**Exercise objective**
Extract each line holding the word "Consider" from the entries.

**Data extracts**
---------------
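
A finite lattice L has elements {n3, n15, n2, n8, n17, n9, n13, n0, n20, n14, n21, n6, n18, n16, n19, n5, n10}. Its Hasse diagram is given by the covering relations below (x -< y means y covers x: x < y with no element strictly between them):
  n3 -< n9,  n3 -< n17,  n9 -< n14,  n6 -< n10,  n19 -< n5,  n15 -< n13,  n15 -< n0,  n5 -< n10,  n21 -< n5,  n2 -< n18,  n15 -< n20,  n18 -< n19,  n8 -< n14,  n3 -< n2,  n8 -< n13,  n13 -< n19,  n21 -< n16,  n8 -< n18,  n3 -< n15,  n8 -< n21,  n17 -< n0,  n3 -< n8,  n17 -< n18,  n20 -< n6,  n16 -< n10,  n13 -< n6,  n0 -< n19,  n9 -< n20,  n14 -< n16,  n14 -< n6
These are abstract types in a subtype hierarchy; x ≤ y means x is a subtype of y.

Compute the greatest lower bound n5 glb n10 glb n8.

n8

Common lower bounds of {n5, n10, n8}: n3, n8.
The greatest among these is n8.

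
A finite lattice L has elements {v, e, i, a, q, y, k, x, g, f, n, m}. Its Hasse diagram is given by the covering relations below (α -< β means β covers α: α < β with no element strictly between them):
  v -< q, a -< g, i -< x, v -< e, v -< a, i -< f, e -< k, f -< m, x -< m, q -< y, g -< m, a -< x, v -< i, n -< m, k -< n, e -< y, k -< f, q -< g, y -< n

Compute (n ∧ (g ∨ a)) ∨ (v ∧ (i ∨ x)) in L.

q

g ∨ a = g
n ∧ g = q
i ∨ x = x
v ∧ x = v
q ∨ v = q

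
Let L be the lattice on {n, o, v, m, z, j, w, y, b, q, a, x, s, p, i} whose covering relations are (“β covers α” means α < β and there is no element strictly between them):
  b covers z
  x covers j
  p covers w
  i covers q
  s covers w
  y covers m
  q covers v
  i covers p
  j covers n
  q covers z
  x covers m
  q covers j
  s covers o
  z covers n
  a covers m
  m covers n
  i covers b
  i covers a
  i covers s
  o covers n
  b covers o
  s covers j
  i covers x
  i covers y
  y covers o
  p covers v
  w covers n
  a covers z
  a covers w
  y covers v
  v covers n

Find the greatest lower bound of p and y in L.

Common lower bounds of {p, y}: n, v.
The greatest among these is v.

v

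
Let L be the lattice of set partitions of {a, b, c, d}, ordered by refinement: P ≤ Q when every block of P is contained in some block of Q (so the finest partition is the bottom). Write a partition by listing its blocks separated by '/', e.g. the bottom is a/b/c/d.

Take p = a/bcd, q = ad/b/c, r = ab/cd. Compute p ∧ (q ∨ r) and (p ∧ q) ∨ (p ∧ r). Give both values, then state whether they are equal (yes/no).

a/bcd; a/b/cd; no

q ∨ r = abcd, so p ∧ (q ∨ r) = a/bcd ∧ abcd = a/bcd.
p ∧ q = a/b/c/d and p ∧ r = a/b/cd, so (p ∧ q) ∨ (p ∧ r) = a/b/c/d ∨ a/b/cd = a/b/cd.
Equal: no.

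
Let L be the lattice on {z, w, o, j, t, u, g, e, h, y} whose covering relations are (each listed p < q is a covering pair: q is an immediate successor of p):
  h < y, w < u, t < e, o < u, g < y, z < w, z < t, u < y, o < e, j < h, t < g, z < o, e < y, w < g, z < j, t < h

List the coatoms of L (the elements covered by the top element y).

e, g, h, u

The coatoms are exactly the elements covered by y: e, g, h, u.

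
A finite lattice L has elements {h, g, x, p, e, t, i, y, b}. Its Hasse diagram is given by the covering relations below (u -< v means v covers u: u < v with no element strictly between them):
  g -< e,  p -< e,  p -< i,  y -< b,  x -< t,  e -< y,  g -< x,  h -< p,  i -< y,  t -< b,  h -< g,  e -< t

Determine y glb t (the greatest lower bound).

e

Common lower bounds of {y, t}: e, g, h, p.
The greatest among these is e.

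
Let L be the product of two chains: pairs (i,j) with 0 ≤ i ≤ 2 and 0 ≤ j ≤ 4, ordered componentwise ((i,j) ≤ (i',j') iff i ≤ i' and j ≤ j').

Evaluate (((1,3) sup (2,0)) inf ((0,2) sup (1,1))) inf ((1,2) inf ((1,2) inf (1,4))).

(1,3) ∨ (2,0) = (2,3)
(0,2) ∨ (1,1) = (1,2)
(2,3) ∧ (1,2) = (1,2)
(1,2) ∧ (1,4) = (1,2)
(1,2) ∧ (1,2) = (1,2)
(1,2) ∧ (1,2) = (1,2)

(1,2)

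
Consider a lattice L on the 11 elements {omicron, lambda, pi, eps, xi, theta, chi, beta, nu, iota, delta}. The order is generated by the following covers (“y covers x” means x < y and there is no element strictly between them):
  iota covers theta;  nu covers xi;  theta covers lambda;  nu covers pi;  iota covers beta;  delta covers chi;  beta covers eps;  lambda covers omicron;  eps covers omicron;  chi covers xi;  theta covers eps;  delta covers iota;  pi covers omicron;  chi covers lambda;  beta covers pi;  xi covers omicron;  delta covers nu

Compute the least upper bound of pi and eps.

beta

Common upper bounds of {pi, eps}: beta, delta, iota.
The least among these is beta.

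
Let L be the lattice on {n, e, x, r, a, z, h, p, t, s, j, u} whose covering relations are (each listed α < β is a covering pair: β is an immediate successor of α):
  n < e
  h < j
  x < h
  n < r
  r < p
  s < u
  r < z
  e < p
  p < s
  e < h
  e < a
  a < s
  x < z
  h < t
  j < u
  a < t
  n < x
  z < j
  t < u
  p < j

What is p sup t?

Common upper bounds of {p, t}: u.
The least among these is u.

u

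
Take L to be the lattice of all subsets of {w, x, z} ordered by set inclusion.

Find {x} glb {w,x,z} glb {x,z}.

Under ⊆, meet is intersection: {x} ∩ {w,x,z} ∩ {x,z} = {x}.

{x}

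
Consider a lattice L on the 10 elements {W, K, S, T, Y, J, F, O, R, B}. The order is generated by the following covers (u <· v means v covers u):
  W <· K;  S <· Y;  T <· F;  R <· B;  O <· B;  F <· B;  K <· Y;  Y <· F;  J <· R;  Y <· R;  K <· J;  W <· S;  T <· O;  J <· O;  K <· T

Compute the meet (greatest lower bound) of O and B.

O

Common lower bounds of {O, B}: J, K, O, T, W.
The greatest among these is O.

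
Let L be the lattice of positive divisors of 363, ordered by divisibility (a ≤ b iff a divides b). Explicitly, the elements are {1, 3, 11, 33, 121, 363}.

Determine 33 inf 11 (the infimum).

11

In the divisibility order, the meet is the greatest common divisor: gcd(33, 11) = 11.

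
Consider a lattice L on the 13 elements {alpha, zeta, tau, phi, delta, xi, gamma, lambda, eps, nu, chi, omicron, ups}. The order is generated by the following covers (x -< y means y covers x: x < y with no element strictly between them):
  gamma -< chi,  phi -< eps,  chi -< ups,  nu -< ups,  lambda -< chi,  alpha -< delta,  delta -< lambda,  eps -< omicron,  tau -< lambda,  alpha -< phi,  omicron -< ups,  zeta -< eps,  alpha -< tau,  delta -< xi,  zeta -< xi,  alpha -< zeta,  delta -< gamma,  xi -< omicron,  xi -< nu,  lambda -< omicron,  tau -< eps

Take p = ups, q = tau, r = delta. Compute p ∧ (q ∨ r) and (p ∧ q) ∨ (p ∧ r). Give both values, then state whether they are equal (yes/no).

q ∨ r = lambda, so p ∧ (q ∨ r) = ups ∧ lambda = lambda.
p ∧ q = tau and p ∧ r = delta, so (p ∧ q) ∨ (p ∧ r) = tau ∨ delta = lambda.
Equal: yes.

lambda; lambda; yes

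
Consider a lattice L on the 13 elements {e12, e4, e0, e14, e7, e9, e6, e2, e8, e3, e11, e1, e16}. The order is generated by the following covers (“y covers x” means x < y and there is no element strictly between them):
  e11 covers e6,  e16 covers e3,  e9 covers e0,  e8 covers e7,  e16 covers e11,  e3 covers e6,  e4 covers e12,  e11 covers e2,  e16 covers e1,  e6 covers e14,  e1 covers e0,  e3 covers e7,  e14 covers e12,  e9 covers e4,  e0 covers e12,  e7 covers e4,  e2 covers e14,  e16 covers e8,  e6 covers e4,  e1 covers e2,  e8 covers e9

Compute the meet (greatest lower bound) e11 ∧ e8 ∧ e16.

e4

Common lower bounds of {e11, e8, e16}: e12, e4.
The greatest among these is e4.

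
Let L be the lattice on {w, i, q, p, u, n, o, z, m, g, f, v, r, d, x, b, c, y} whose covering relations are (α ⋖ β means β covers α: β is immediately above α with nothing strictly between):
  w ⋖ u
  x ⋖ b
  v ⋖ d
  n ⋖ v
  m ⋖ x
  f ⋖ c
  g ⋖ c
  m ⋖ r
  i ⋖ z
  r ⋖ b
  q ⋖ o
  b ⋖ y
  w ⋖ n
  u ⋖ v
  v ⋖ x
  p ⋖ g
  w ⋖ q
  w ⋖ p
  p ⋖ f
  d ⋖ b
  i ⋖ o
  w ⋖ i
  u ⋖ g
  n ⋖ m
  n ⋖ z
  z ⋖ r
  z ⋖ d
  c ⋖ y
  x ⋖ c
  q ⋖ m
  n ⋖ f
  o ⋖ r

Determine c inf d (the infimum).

Common lower bounds of {c, d}: n, u, v, w.
The greatest among these is v.

v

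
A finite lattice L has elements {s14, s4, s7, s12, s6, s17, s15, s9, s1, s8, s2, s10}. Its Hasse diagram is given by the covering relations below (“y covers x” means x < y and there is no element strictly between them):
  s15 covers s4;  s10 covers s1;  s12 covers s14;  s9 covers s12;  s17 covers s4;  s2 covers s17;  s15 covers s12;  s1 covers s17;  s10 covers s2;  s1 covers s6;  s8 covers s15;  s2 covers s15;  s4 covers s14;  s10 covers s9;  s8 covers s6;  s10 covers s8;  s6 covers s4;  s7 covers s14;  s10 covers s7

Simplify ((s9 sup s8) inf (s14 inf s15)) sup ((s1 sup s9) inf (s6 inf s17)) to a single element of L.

s9 ∨ s8 = s10
s14 ∧ s15 = s14
s10 ∧ s14 = s14
s1 ∨ s9 = s10
s6 ∧ s17 = s4
s10 ∧ s4 = s4
s14 ∨ s4 = s4

s4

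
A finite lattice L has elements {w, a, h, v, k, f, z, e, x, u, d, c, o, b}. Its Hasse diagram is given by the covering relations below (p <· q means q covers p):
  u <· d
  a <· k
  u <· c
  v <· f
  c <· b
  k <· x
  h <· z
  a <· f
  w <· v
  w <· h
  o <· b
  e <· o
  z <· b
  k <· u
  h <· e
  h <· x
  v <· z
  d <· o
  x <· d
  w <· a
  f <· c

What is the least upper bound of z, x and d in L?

Common upper bounds of {z, x, d}: b.
The least among these is b.

b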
---------------
**Answer space**
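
Consider a lattice L on the 11 elements {omicron, lambda, pi, eps, xi, theta, chi, beta, nu, iota, delta}. The order is generated by the following covers (“y covers x” means x < y and there is no element strictly between them):
Consider a lattice L on the 10 elements {W, K, S, T, Y, J, F, O, R, B}. The order is generated by the following covers (u <· v means v covers u):
Consider a lattice L on the 13 elements {alpha, zeta, tau, phi, delta, xi, gamma, lambda, eps, nu, chi, omicron, ups}. The order is generated by the following covers (x -< y means y covers x: x < y with no element strictly between them):
Consider a lattice L on the 13 elements {e12, e4, e0, e14, e7, e9, e6, e2, e8, e3, e11, e1, e16}. The order is generated by the following covers (“y covers x” means x < y and there is no element strictly between them):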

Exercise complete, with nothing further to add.